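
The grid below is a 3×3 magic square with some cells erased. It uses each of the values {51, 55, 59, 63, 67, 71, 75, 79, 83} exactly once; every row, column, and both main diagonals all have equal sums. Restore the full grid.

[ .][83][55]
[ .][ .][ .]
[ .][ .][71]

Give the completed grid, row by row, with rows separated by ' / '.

The 9 entries sum to 603, so each line sums to 603/3 = 201.
Row 1 must total 201; the given cells sum to 138, so (1,1) = 63.
Column 3: 55 + 71 + ? = 201, so (2,3) = 75.
The remaining cell in main diagonal is (2,2) = 201 − 134 = 67.
The remaining cell in anti-diagonal is (3,1) = 201 − 122 = 79.
The remaining cell in row 2 is (2,1) = 201 − 142 = 59.
Using row 3: 79 + 71 + ? → (3,2) = 201 − 150 = 51.

63 83 55 / 59 67 75 / 79 51 71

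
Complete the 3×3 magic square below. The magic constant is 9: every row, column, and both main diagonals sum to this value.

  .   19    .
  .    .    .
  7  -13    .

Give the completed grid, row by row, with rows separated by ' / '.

The remaining cell in row 3 is (3,3) = 9 − (-6) = 15.
Using column 2: 19 + (-13) + ? → (2,2) = 9 − 6 = 3.
Using main diagonal: 3 + 15 + ? → (1,1) = 9 − 18 = -9.
The remaining cell in anti-diagonal is (1,3) = 9 − 10 = -1.
The remaining cell in column 1 is (2,1) = 9 − (-2) = 11.
The remaining cell in column 3 is (2,3) = 9 − 14 = -5.

-9 19 -1 / 11 3 -5 / 7 -13 15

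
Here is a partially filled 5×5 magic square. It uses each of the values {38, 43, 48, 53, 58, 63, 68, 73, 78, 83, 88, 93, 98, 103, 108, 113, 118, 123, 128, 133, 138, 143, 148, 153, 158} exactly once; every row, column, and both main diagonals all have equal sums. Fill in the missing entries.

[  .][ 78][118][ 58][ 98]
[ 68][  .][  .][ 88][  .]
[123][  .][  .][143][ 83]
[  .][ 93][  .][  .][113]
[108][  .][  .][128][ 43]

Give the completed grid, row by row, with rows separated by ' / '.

The 25 entries sum to 2450, so each line sums to 2450/5 = 490.
Row 1 needs 490; the known cells sum to 352, so (1,1) = 138.
The remaining cell in column 1 is (4,1) = 490 − 437 = 53.
Using column 4: 58 + 88 + 143 + 128 + ? → (4,4) = 490 − 417 = 73.
Using column 5: 98 + 83 + 113 + 43 + ? → (2,5) = 490 − 337 = 153.
Using anti-diagonal: 98 + 88 + 93 + 108 + ? → (3,3) = 490 − 387 = 103.
Row 3: 123 + 103 + 143 + 83 + ? = 490, so (3,2) = 38.
Row 4 needs 490; the known cells sum to 332, so (4,3) = 158.
Using main diagonal: 138 + 103 + 73 + 43 + ? → (2,2) = 490 − 357 = 133.
Using row 2: 68 + 133 + 88 + 153 + ? → (2,3) = 490 − 442 = 48.
The remaining cell in column 2 is (5,2) = 490 − 342 = 148.
Column 3 needs 490; the known cells sum to 427, so (5,3) = 63.

138 78 118 58 98 / 68 133 48 88 153 / 123 38 103 143 83 / 53 93 158 73 113 / 108 148 63 128 43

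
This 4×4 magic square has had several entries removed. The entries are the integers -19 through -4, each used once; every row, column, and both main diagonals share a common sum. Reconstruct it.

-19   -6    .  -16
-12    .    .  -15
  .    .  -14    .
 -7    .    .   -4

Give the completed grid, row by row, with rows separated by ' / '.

The entries are -19 through -4, which sum to -184, so each line sums to -184/4 = -46.
Row 1 needs -46; the known cells sum to -41, so (1,3) = -5.
Column 1: -19 + (-12) + (-7) + ? = -46, so (3,1) = -8.
Column 4 must total -46; the given cells sum to -35, so (3,4) = -11.
From main diagonal, -46 − (-19 + (-14) + (-4)) gives (2,2) = -9.
The remaining cell in row 2 is (2,3) = -46 − (-36) = -10.
Using row 3: -8 + (-14) + (-11) + ? → (3,2) = -46 − (-33) = -13.
The remaining cell in column 2 is (4,2) = -46 − (-28) = -18.
Column 3 needs -46; the known cells sum to -29, so (4,3) = -17.

-19 -6 -5 -16 / -12 -9 -10 -15 / -8 -13 -14 -11 / -7 -18 -17 -4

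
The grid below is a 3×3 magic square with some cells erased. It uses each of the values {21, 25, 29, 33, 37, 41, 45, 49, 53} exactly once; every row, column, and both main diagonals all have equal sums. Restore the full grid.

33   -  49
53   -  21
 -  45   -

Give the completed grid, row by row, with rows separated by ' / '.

The 9 entries sum to 333, so each line sums to 333/3 = 111.
Row 1 must total 111; the given cells sum to 82, so (1,2) = 29.
Row 2 must total 111; the given cells sum to 74, so (2,2) = 37.
Column 1 needs 111; the known cells sum to 86, so (3,1) = 25.
Column 3 must total 111; the given cells sum to 70, so (3,3) = 41.

33 29 49 / 53 37 21 / 25 45 41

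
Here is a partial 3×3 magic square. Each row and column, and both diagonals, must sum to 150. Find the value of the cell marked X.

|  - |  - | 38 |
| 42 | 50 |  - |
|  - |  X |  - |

Row 2: 42 + 50 + ? = 150, so (2,3) = 58.
The remaining cell in column 3 is (3,3) = 150 − 96 = 54.
Using main diagonal: 50 + 54 + ? → (1,1) = 150 − 104 = 46.
The remaining cell in anti-diagonal is (3,1) = 150 − 88 = 62.
Row 1 must total 150; the given cells sum to 84, so (1,2) = 66.
Row 3 needs 150; the known cells sum to 116, so (3,2) = 34.

34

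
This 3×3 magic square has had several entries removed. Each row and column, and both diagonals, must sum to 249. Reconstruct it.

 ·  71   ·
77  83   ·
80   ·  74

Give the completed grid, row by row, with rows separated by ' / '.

92 71 86 / 77 83 89 / 80 95 74

Using row 2: 77 + 83 + ? → (2,3) = 249 − 160 = 89.
Row 3 needs 249; the known cells sum to 154, so (3,2) = 95.
Column 1: 77 + 80 + ? = 249, so (1,1) = 92.
Using column 3: 89 + 74 + ? → (1,3) = 249 − 163 = 86.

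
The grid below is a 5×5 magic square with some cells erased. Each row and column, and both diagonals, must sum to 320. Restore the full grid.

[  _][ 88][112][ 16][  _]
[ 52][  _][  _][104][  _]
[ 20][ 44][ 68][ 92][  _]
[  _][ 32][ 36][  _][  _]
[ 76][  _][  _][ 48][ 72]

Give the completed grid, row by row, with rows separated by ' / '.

64 88 112 16 40 / 52 56 80 104 28 / 20 44 68 92 96 / 108 32 36 60 84 / 76 100 24 48 72

The remaining cell in row 3 is (3,5) = 320 − 224 = 96.
Using column 4: 16 + 104 + 92 + 48 + ? → (4,4) = 320 − 260 = 60.
Anti-diagonal needs 320; the known cells sum to 280, so (1,5) = 40.
Using row 1: 88 + 112 + 16 + 40 + ? → (1,1) = 320 − 256 = 64.
Column 1: 64 + 52 + 20 + 76 + ? = 320, so (4,1) = 108.
Main diagonal: 64 + 68 + 60 + 72 + ? = 320, so (2,2) = 56.
Row 4 needs 320; the known cells sum to 236, so (4,5) = 84.
Using column 2: 88 + 56 + 44 + 32 + ? → (5,2) = 320 − 220 = 100.
Column 5 must total 320; the given cells sum to 292, so (2,5) = 28.
From row 2, 320 − (52 + 56 + 104 + 28) gives (2,3) = 80.
Row 5 must total 320; the given cells sum to 296, so (5,3) = 24.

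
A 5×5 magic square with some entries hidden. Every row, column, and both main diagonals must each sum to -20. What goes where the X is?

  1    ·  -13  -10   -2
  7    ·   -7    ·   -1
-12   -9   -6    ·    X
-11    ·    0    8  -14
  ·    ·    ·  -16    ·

5

From row 1, -20 − (1 + (-13) + (-10) + (-2)) gives (1,2) = 4.
From row 4, -20 − (-11 + 0 + 8 + (-14)) gives (4,2) = -3.
Column 1 needs -20; the known cells sum to -15, so (5,1) = -5.
Column 3: -13 + (-7) + (-6) + 0 + ? = -20, so (5,3) = 6.
From anti-diagonal, -20 − (-2 + (-6) + (-3) + (-5)) gives (2,4) = -4.
Row 2 must total -20; the given cells sum to -5, so (2,2) = -15.
Column 2 needs -20; the known cells sum to -23, so (5,2) = 3.
Column 4 needs -20; the known cells sum to -22, so (3,4) = 2.
Using main diagonal: 1 + (-15) + (-6) + 8 + ? → (5,5) = -20 − (-12) = -8.
Row 3: -12 + (-9) + (-6) + 2 + ? = -20, so (3,5) = 5.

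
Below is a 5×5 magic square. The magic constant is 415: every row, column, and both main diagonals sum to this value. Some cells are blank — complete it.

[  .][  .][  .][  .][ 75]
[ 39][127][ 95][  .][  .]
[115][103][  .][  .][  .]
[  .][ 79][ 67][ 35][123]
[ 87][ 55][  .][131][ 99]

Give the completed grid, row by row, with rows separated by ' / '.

The remaining cell in row 4 is (4,1) = 415 − 304 = 111.
Row 5 must total 415; the given cells sum to 372, so (5,3) = 43.
Column 1: 39 + 115 + 111 + 87 + ? = 415, so (1,1) = 63.
Column 2: 127 + 103 + 79 + 55 + ? = 415, so (1,2) = 51.
Main diagonal needs 415; the known cells sum to 324, so (3,3) = 91.
From anti-diagonal, 415 − (75 + 91 + 79 + 87) gives (2,4) = 83.
From row 2, 415 − (39 + 127 + 95 + 83) gives (2,5) = 71.
Column 3 needs 415; the known cells sum to 296, so (1,3) = 119.
Column 5: 75 + 71 + 123 + 99 + ? = 415, so (3,5) = 47.
From row 1, 415 − (63 + 51 + 119 + 75) gives (1,4) = 107.
Row 3 must total 415; the given cells sum to 356, so (3,4) = 59.

63 51 119 107 75 / 39 127 95 83 71 / 115 103 91 59 47 / 111 79 67 35 123 / 87 55 43 131 99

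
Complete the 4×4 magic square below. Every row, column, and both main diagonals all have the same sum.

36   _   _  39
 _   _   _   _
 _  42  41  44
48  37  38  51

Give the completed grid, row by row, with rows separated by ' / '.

Row 4 is already complete: 48 + 37 + 38 + 51 = 174, so that is the magic constant.
Using row 3: 42 + 41 + 44 + ? → (3,1) = 174 − 127 = 47.
From column 1, 174 − (36 + 47 + 48) gives (2,1) = 43.
Column 4: 39 + 44 + 51 + ? = 174, so (2,4) = 40.
Main diagonal needs 174; the known cells sum to 128, so (2,2) = 46.
Anti-diagonal must total 174; the given cells sum to 129, so (2,3) = 45.
Column 2 needs 174; the known cells sum to 125, so (1,2) = 49.
Column 3: 45 + 41 + 38 + ? = 174, so (1,3) = 50.

36 49 50 39 / 43 46 45 40 / 47 42 41 44 / 48 37 38 51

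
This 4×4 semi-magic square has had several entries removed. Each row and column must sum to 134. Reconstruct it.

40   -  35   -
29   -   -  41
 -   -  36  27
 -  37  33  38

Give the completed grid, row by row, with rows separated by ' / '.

40 31 35 28 / 29 34 30 41 / 39 32 36 27 / 26 37 33 38

Using row 4: 37 + 33 + 38 + ? → (4,1) = 134 − 108 = 26.
Column 1 must total 134; the given cells sum to 95, so (3,1) = 39.
Using column 3: 35 + 36 + 33 + ? → (2,3) = 134 − 104 = 30.
Using column 4: 41 + 27 + 38 + ? → (1,4) = 134 − 106 = 28.
Using row 1: 40 + 35 + 28 + ? → (1,2) = 134 − 103 = 31.
Row 2 needs 134; the known cells sum to 100, so (2,2) = 34.
Using row 3: 39 + 36 + 27 + ? → (3,2) = 134 − 102 = 32.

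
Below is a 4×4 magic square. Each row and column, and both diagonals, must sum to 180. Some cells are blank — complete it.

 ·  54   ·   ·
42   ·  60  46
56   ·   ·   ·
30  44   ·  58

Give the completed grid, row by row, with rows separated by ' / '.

Using row 2: 42 + 60 + 46 + ? → (2,2) = 180 − 148 = 32.
The remaining cell in row 4 is (4,3) = 180 − 132 = 48.
From column 1, 180 − (42 + 56 + 30) gives (1,1) = 52.
The remaining cell in column 2 is (3,2) = 180 − 130 = 50.
The remaining cell in main diagonal is (3,3) = 180 − 142 = 38.
Anti-diagonal needs 180; the known cells sum to 140, so (1,4) = 40.
Row 1 needs 180; the known cells sum to 146, so (1,3) = 34.
Using row 3: 56 + 50 + 38 + ? → (3,4) = 180 − 144 = 36.

52 54 34 40 / 42 32 60 46 / 56 50 38 36 / 30 44 48 58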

——

▸ WHAT NEEDS TO BE DONE: Copy every line where the word "once" is present in the entries above.

▸ RESPONSE TO THE TASK:
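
The grid below is a 3×3 magic square with some cells erased. It uses each of the values {51, 55, 59, 63, 67, 71, 75, 79, 83} exactly once; every row, column, and both main diagonals all have equal sums. Restore the full grid.
Here is a partially filled 5×5 magic square. It uses each of the values {38, 43, 48, 53, 58, 63, 68, 73, 78, 83, 88, 93, 98, 103, 108, 113, 118, 123, 128, 133, 138, 143, 148, 153, 158} exactly once; every row, column, and both main diagonals all have equal sums. Fill in the missing entries.
This 4×4 magic square has had several entries removed. The entries are the integers -19 through -4, each used once; every row, column, and both main diagonals share a common sum. Reconstruct it.
The grid below is a 3×3 magic square with some cells erased. It uses each of the values {21, 25, 29, 33, 37, 41, 45, 49, 53} exactly once; every row, column, and both main diagonals all have equal sums. Restore the full grid.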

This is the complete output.